YOUR INSTRUCTIONS
Each line that contains the word "skin" is to be copied from the records below.
***
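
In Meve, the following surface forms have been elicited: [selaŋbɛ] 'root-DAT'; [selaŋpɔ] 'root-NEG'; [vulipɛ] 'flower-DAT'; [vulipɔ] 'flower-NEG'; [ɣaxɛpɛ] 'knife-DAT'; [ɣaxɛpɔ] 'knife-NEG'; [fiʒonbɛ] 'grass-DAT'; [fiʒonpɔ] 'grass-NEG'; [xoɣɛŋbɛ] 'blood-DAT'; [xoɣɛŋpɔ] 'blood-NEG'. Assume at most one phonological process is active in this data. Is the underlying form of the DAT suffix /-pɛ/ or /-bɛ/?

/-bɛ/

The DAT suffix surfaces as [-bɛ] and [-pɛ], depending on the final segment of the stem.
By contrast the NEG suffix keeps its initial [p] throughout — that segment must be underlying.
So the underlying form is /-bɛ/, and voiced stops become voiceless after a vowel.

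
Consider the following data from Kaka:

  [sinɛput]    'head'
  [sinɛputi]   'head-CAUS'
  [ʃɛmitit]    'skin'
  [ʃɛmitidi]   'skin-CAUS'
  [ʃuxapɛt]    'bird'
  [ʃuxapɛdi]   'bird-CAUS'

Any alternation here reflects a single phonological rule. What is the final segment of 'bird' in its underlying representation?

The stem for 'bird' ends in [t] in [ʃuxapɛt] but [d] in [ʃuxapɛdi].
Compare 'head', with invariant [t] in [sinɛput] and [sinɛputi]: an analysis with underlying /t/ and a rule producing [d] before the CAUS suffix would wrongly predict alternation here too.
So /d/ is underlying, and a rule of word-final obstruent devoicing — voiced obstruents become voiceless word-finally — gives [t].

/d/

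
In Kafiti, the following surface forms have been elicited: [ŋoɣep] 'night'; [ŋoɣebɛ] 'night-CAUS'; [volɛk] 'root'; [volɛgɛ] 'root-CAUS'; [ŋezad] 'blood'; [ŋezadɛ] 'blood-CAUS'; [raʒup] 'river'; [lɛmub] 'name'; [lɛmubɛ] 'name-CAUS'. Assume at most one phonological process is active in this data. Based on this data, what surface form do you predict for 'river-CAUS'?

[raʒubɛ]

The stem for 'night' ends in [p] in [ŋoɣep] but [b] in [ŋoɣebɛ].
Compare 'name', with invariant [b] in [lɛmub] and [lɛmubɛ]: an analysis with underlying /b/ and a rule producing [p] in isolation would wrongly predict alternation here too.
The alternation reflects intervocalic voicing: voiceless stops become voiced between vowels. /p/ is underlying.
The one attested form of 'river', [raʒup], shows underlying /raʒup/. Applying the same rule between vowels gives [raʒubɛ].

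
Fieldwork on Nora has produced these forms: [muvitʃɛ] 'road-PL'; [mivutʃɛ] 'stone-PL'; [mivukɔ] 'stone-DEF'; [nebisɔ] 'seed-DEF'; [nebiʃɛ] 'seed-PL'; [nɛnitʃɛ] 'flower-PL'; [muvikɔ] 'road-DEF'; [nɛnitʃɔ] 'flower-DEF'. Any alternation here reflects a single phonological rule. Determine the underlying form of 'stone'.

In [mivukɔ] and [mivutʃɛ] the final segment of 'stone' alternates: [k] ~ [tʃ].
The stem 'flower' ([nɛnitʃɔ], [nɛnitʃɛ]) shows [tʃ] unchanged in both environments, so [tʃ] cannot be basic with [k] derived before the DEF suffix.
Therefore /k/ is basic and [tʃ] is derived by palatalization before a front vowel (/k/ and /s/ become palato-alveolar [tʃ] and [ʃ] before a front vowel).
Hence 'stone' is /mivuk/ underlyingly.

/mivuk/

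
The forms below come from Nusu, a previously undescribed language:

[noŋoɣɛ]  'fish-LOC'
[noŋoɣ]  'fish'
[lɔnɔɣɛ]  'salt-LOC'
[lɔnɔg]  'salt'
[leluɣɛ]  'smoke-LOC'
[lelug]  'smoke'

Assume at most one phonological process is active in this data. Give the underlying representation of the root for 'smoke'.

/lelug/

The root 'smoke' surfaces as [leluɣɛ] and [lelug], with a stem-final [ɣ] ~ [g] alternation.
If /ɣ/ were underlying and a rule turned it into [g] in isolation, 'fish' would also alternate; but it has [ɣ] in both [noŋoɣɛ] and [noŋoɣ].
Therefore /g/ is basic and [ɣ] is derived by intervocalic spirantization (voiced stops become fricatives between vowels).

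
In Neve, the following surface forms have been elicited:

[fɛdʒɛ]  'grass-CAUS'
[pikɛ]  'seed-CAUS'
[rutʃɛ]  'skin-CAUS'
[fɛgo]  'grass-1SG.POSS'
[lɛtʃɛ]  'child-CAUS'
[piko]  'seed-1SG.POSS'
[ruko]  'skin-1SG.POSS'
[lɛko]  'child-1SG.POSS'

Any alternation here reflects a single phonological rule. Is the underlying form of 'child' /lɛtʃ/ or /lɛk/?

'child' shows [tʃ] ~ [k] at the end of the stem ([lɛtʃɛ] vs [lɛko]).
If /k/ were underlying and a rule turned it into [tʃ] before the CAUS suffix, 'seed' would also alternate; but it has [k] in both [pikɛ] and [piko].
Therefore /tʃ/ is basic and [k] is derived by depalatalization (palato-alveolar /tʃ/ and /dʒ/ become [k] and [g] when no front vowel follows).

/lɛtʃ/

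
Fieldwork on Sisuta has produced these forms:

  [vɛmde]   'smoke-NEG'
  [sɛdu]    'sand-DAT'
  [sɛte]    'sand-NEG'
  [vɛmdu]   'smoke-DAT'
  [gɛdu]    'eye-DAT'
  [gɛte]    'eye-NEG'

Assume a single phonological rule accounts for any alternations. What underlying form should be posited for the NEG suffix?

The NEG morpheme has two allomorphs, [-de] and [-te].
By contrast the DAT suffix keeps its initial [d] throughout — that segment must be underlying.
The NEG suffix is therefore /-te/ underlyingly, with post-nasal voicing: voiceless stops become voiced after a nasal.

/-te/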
***
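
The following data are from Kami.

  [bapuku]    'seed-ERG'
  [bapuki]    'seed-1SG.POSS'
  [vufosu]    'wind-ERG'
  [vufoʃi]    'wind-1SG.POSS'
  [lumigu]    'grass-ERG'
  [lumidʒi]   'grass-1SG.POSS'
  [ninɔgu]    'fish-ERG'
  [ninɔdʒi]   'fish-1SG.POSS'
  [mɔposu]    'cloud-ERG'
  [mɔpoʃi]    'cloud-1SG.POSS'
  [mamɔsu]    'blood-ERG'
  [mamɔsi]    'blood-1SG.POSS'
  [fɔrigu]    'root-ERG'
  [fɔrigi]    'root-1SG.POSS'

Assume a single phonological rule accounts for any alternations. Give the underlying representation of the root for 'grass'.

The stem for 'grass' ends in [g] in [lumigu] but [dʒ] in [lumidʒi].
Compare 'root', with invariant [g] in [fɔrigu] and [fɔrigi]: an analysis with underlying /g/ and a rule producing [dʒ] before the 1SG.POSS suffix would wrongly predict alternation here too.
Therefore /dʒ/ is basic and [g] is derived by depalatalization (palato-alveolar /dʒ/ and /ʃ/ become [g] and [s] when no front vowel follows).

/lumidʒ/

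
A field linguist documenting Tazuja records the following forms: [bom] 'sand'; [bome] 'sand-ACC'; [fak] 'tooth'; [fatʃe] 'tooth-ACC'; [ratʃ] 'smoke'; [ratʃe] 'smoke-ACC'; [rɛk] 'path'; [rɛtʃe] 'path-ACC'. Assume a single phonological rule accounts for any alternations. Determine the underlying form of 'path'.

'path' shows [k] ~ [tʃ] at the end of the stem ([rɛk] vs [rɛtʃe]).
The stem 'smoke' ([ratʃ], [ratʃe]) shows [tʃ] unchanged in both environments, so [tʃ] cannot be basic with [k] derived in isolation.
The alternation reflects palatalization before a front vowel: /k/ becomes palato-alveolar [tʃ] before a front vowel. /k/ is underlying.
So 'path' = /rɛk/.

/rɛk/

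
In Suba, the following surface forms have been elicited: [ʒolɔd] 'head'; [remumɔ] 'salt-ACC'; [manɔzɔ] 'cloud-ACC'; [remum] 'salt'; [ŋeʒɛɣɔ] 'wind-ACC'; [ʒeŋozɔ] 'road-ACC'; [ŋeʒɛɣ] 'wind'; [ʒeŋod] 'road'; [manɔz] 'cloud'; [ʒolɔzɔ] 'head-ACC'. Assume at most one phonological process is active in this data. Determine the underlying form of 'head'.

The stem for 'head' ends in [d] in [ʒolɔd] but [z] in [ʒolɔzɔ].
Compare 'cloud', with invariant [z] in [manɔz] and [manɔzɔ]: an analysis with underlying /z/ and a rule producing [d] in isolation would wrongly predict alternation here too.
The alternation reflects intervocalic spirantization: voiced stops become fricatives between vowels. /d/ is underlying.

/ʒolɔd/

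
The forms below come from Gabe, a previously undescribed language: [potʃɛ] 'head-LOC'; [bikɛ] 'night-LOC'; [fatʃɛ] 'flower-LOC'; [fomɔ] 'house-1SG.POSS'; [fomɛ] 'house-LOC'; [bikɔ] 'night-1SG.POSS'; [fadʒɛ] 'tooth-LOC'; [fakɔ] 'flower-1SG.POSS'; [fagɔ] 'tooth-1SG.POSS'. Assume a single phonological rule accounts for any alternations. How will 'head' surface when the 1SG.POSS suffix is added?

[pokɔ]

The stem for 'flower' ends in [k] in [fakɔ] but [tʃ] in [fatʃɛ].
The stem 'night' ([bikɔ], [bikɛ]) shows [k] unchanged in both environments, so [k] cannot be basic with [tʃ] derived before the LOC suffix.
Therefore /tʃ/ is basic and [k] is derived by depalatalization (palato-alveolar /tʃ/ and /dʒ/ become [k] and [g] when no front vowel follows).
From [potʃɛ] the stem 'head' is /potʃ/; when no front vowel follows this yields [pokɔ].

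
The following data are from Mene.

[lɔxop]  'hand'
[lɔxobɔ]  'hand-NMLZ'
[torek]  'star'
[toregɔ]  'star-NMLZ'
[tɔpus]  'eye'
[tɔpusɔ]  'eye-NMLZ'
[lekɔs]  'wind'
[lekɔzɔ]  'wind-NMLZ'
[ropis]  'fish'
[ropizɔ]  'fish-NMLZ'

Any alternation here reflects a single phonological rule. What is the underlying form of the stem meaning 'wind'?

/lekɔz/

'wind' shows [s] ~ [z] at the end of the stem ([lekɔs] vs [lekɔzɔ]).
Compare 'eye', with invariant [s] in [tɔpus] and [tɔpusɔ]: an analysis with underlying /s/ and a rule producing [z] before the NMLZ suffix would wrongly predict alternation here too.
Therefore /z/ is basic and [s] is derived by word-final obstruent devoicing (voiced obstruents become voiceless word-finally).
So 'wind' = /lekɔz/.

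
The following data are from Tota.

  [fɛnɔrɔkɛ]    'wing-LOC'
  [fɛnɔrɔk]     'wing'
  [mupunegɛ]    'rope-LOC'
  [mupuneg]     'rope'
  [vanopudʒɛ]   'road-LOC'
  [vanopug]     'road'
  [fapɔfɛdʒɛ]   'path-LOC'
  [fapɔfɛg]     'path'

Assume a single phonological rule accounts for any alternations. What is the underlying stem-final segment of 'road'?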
***
REPLY TO THE EXERCISE
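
  [ʃɛmitit]    'skin'
  [ʃɛmitidi]   'skin-CAUS'
[rutʃɛ]  'skin-CAUS'
[ruko]  'skin-1SG.POSS'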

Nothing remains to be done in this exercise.